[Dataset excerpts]
###
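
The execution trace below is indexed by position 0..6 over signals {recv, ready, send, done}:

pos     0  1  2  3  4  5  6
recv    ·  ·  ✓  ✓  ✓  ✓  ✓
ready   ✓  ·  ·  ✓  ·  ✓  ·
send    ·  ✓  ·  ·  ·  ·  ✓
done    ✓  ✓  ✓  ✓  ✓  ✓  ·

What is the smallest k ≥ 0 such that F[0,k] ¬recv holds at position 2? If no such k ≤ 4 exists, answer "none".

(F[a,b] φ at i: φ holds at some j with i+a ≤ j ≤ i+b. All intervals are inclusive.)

Scan j = 2,3,… for ¬recv:
  j=2: fails
  j=3: fails
  j=4: fails
  j=5: fails
  j=6: fails
No j in [2,6] satisfies it → none.

none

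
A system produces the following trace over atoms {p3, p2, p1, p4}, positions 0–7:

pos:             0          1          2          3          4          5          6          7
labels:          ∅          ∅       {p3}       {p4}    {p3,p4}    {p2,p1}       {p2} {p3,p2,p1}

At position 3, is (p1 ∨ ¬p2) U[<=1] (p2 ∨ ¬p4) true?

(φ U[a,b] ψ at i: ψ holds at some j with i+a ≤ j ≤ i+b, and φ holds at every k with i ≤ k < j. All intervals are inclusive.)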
###
Filter the entries down to the lines holding the string "ready". Copy each of those lines.

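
The execution trace below is indexed by position 0..6 over signals {recv, ready, send, done}:
ready   ✓  ·  ·  ✓  ·  ✓  ·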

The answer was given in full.